# [WORK INSTRUCTIONS]
Transcribe every entry precisely, omitting nothing.

# [EXERCISE MATERIAL]
■ ■ ■ ■ ■ ■ ■
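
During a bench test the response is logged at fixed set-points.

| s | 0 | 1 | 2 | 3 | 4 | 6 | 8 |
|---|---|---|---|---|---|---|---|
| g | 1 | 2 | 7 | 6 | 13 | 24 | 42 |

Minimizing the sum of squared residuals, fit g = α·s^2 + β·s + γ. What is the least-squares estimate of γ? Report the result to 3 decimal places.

From the data, Σs^2·s^2 = 5746, Σs^2·s = 828, Σs^2 = 130, Σs·s = 130, Σs = 24, Σ1 = 7.
And Σs^2·g = 3844, Σs·g = 566, Σg = 95.
XᵀX·[α, β, γ]ᵀ = Xᵀg becomes [[5746, 828, 130]; [828, 130, 24]; [130, 24, 7]]·[α, β, γ]ᵀ = [3844, 566, 95]ᵀ.
Solving the 3×3 system (Gaussian elimination) gives α = 12905/22449, β = 3219/7483, γ = 31891/22449.

γ = 1.421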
■ ■ ■ ■ ■ ■ ■
# [FINISHED EXERCISE]
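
During a bench test the response is logged at fixed set-points.

| s | 0 | 1 | 2 | 3 | 4 | 6 | 8 |
|---|---|---|---|---|---|---|---|
| g | 1 | 2 | 7 | 6 | 13 | 24 | 42 |

Minimizing the sum of squared residuals, fit g = α·s^2 + β·s + γ. What is the least-squares estimate of γ? Report the result to 3 decimal places.

From the data, Σs^2·s^2 = 5746, Σs^2·s = 828, Σs^2 = 130, Σs·s = 130, Σs = 24, Σ1 = 7.
And Σs^2·g = 3844, Σs·g = 566, Σg = 95.
XᵀX·[α, β, γ]ᵀ = Xᵀg becomes [[5746, 828, 130]; [828, 130, 24]; [130, 24, 7]]·[α, β, γ]ᵀ = [3844, 566, 95]ᵀ.
Solving the 3×3 system (Gaussian elimination) gives α = 12905/22449, β = 3219/7483, γ = 31891/22449.

γ = 1.421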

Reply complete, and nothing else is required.